(Stored data)
BEGIN
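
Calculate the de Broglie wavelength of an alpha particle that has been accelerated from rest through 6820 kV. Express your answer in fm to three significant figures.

KE = 2eV = 2 × 1.602 × 10⁻¹⁹ × 6.820 × 10⁶ = 2.185 × 10⁻¹² J.
p = √(2mKE) = √(2 × 6.645 × 10⁻²⁷ × 2.185 × 10⁻¹²) = 1.704 × 10⁻¹⁹ kg·m/s.
λ = h/p = 6.626 × 10⁻³⁴ / 1.704 × 10⁻¹⁹ = 3.89 × 10⁻¹⁵ m = 3.89 fm.

λ = 3.89 fm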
END
### WORK INSTRUCTION:
Output every record above a second time, exactly.

### YOUR RESPONSE:
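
Calculate the de Broglie wavelength of an alpha particle that has been accelerated from rest through 6820 kV. Express your answer in fm to three significant figures.

KE = 2eV = 2 × 1.602 × 10⁻¹⁹ × 6.820 × 10⁶ = 2.185 × 10⁻¹² J.
p = √(2mKE) = √(2 × 6.645 × 10⁻²⁷ × 2.185 × 10⁻¹²) = 1.704 × 10⁻¹⁹ kg·m/s.
λ = h/p = 6.626 × 10⁻³⁴ / 1.704 × 10⁻¹⁹ = 3.89 × 10⁻¹⁵ m = 3.89 fm.

λ = 3.89 fm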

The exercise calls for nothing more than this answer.